Every line from the one with "- The deadline" through the end of the records below should be restated word for word, and nothing outside that span.

--- Input data ---

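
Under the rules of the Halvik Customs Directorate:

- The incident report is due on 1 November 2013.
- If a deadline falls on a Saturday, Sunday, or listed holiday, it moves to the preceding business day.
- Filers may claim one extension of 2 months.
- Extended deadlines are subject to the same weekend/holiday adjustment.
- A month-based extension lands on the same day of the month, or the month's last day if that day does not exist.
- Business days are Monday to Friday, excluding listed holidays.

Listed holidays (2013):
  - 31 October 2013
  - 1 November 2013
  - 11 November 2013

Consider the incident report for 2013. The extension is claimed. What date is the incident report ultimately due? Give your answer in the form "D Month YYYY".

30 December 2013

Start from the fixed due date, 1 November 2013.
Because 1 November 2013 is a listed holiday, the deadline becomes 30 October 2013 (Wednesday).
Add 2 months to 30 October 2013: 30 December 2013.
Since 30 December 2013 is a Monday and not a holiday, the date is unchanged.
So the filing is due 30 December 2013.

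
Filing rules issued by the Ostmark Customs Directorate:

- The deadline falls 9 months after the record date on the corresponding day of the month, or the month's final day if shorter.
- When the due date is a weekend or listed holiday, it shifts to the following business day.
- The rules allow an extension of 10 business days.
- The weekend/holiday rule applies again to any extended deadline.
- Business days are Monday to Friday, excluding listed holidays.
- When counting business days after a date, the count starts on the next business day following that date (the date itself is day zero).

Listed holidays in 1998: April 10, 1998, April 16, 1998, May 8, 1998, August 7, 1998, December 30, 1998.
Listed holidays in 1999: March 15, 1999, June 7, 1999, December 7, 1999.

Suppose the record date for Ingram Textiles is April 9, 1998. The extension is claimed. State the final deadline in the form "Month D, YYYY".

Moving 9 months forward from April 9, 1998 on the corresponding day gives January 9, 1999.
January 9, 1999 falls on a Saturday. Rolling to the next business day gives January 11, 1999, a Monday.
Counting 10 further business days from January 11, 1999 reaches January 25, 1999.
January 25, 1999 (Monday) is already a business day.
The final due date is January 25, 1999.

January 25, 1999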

---

_Task response_
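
- The deadline falls 9 months after the record date on the corresponding day of the month, or the month's final day if shorter.
- When the due date is a weekend or listed holiday, it shifts to the following business day.
- The rules allow an extension of 10 business days.
- The weekend/holiday rule applies again to any extended deadline.
- Business days are Monday to Friday, excluding listed holidays.
- When counting business days after a date, the count starts on the next business day following that date (the date itself is day zero).

Listed holidays in 1998: April 10, 1998, April 16, 1998, May 8, 1998, August 7, 1998, December 30, 1998.
Listed holidays in 1999: March 15, 1999, June 7, 1999, December 7, 1999.

Suppose the record date for Ingram Textiles is April 9, 1998. The extension is claimed. State the final deadline in the form "Month D, YYYY".

Moving 9 months forward from April 9, 1998 on the corresponding day gives January 9, 1999.
January 9, 1999 falls on a Saturday. Rolling to the next business day gives January 11, 1999, a Monday.
Counting 10 further business days from January 11, 1999 reaches January 25, 1999.
January 25, 1999 (Monday) is already a business day.
The final due date is January 25, 1999.

January 25, 1999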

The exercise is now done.